Saved entries
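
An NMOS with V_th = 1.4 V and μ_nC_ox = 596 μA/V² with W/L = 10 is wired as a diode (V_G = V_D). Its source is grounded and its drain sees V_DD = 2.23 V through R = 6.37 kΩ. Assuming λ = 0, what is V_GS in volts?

With gate tied to drain, V_GS = V_DS ≥ V_GS − V_th, so the device is in saturation.
k_n = μ_nC_ox · (W/L) = 5.96 mA/V².
KCL at the drain: ½ k_n (V_GS − V_th)² = (V_DD − V_GS)/R.
Let x = V_GS − 1.4. Then 19 x² + x − 0.83 = 0, giving x = 0.184 V (positive root), so V_GS = 1.58 V.
I_D = (V_DD − V_GS)/R = (2.23 − 1.58) / 6.37 = 0.101 mA.

V_GS = 1.58 V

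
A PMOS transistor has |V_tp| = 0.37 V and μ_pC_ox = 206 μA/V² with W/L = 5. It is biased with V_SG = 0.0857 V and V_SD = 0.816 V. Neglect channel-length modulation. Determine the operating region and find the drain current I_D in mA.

V_SG = 0.0857 V < |V_tp| = 0.37 V, so the transistor is in cutoff.

Cutoff; I_D = 0 mA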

§ **REQUIRED WORK**
Exactly reproduce every record.

§ **EXERCISE ANSWER**
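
An NMOS with V_th = 1.4 V and μ_nC_ox = 596 μA/V² with W/L = 10 is wired as a diode (V_G = V_D). Its source is grounded and its drain sees V_DD = 2.23 V through R = 6.37 kΩ. Assuming λ = 0, what is V_GS in volts?

With gate tied to drain, V_GS = V_DS ≥ V_GS − V_th, so the device is in saturation.
k_n = μ_nC_ox · (W/L) = 5.96 mA/V².
KCL at the drain: ½ k_n (V_GS − V_th)² = (V_DD − V_GS)/R.
Let x = V_GS − 1.4. Then 19 x² + x − 0.83 = 0, giving x = 0.184 V (positive root), so V_GS = 1.58 V.
I_D = (V_DD − V_GS)/R = (2.23 − 1.58) / 6.37 = 0.101 mA.

V_GS = 1.58 V

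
A PMOS transistor has |V_tp| = 0.37 V and μ_pC_ox = 206 μA/V² with W/L = 5. It is biased with V_SG = 0.0857 V and V_SD = 0.816 V. Neglect channel-length modulation. Determine the operating region and find the drain current I_D in mA.

V_SG = 0.0857 V < |V_tp| = 0.37 V, so the transistor is in cutoff.

Cutoff; I_D = 0 mA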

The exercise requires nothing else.